Data to examine
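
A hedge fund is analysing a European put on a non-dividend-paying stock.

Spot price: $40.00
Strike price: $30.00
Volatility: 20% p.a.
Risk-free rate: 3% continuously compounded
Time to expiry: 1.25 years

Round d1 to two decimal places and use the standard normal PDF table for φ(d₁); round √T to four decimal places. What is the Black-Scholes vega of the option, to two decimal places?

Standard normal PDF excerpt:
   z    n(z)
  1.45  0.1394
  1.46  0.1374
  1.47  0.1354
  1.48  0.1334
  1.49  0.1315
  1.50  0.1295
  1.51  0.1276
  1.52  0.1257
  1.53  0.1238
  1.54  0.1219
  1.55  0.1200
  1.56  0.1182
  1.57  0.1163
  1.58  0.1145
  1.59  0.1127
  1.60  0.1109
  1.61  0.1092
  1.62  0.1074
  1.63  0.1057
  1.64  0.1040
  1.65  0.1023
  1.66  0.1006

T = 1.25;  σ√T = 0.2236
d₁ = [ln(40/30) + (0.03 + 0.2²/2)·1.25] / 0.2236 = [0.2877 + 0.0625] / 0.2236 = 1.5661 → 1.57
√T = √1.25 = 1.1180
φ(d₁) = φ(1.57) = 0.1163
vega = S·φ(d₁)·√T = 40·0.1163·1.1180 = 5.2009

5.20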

Task to carry out
Give back all the material, with each line exactly as it stands.

Task result
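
A hedge fund is analysing a European put on a non-dividend-paying stock.

Spot price: $40.00
Strike price: $30.00
Volatility: 20% p.a.
Risk-free rate: 3% continuously compounded
Time to expiry: 1.25 years

Round d1 to two decimal places and use the standard normal PDF table for φ(d₁); round √T to four decimal places. What is the Black-Scholes vega of the option, to two decimal places?

Standard normal PDF excerpt:
   z    n(z)
  1.45  0.1394
  1.46  0.1374
  1.47  0.1354
  1.48  0.1334
  1.49  0.1315
  1.50  0.1295
  1.51  0.1276
  1.52  0.1257
  1.53  0.1238
  1.54  0.1219
  1.55  0.1200
  1.56  0.1182
  1.57  0.1163
  1.58  0.1145
  1.59  0.1127
  1.60  0.1109
  1.61  0.1092
  1.62  0.1074
  1.63  0.1057
  1.64  0.1040
  1.65  0.1023
  1.66  0.1006

T = 1.25;  σ√T = 0.2236
d₁ = [ln(40/30) + (0.03 + 0.2²/2)·1.25] / 0.2236 = [0.2877 + 0.0625] / 0.2236 = 1.5661 → 1.57
√T = √1.25 = 1.1180
φ(d₁) = φ(1.57) = 0.1163
vega = S·φ(d₁)·√T = 40·0.1163·1.1180 = 5.2009

5.20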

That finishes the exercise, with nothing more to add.